ENTRIES SHOWN START
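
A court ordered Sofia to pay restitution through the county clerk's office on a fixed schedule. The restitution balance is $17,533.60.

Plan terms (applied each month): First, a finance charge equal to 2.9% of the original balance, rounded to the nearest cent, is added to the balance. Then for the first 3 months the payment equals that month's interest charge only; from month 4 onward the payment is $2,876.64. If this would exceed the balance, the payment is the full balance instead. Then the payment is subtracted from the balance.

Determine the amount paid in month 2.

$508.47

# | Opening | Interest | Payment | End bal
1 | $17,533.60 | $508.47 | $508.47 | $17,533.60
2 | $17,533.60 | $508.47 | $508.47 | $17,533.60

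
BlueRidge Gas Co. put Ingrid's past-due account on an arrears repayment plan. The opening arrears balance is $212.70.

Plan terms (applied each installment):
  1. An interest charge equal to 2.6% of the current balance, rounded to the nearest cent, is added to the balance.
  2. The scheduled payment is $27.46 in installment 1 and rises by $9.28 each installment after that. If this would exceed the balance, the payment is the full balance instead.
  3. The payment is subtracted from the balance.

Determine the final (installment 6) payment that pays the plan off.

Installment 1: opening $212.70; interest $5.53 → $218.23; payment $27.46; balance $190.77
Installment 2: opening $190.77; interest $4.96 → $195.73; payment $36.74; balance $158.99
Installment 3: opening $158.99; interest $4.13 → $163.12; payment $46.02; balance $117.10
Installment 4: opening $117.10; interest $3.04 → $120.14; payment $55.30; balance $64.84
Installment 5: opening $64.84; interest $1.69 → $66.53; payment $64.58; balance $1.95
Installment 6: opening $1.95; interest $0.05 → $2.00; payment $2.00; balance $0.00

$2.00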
ENTRIES SHOWN END
## PROBLEM
Nothing above should be left out. Print all the records exactly.

## TASK SOLUTION
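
A court ordered Sofia to pay restitution through the county clerk's office on a fixed schedule. The restitution balance is $17,533.60.

Plan terms (applied each month): First, a finance charge equal to 2.9% of the original balance, rounded to the nearest cent, is added to the balance. Then for the first 3 months the payment equals that month's interest charge only; from month 4 onward the payment is $2,876.64. If this would exceed the balance, the payment is the full balance instead. Then the payment is subtracted from the balance.

Determine the amount paid in month 2.

$508.47

# | Opening | Interest | Payment | End bal
1 | $17,533.60 | $508.47 | $508.47 | $17,533.60
2 | $17,533.60 | $508.47 | $508.47 | $17,533.60

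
BlueRidge Gas Co. put Ingrid's past-due account on an arrears repayment plan. The opening arrears balance is $212.70.

Plan terms (applied each installment):
  1. An interest charge equal to 2.6% of the current balance, rounded to the nearest cent, is added to the balance.
  2. The scheduled payment is $27.46 in installment 1 and rises by $9.28 each installment after that. If this would exceed the balance, the payment is the full balance instead.
  3. The payment is subtracted from the balance.

Determine the final (installment 6) payment that pays the plan off.

Installment 1: opening $212.70; interest $5.53 → $218.23; payment $27.46; balance $190.77
Installment 2: opening $190.77; interest $4.96 → $195.73; payment $36.74; balance $158.99
Installment 3: opening $158.99; interest $4.13 → $163.12; payment $46.02; balance $117.10
Installment 4: opening $117.10; interest $3.04 → $120.14; payment $55.30; balance $64.84
Installment 5: opening $64.84; interest $1.69 → $66.53; payment $64.58; balance $1.95
Installment 6: opening $1.95; interest $0.05 → $2.00; payment $2.00; balance $0.00

$2.00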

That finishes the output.